[INSTRUCTIONS TO FOLLOW] Find the line containing "Give the numerical" in the entries below. Reproduce that line and each one after it to the end, exactly, with no other lines.

[DATASET CONTENT]

------------------------------------

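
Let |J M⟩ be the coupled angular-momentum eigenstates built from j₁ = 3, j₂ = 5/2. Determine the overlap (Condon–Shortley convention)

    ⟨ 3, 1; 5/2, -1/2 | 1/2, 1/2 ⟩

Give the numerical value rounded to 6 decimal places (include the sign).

+√(4/21) ≈ +0.436436

triangle: 5!*1!*0!/7! = 120/5040
(j±m)!: 4!*2!*2!*3!*1!*0! = 576
prefactor² = (2J+1)*Δ*N² = 192/7
  k=2: +1/(2!*3!*0!*0!*1!*0!) = 1/12
Σ = 1/12  ⇒  CG² = 192/7*1/12² = 4/21
CG = +√(4/21) = +0.436436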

------------------------------------

[WRITTEN RESPONSE]
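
Give the numerical value rounded to 6 decimal places (include the sign).

+√(4/21) ≈ +0.436436

triangle: 5!*1!*0!/7! = 120/5040
(j±m)!: 4!*2!*2!*3!*1!*0! = 576
prefactor² = (2J+1)*Δ*N² = 192/7
  k=2: +1/(2!*3!*0!*0!*1!*0!) = 1/12
Σ = 1/12  ⇒  CG² = 192/7*1/12² = 4/21
CG = +√(4/21) = +0.436436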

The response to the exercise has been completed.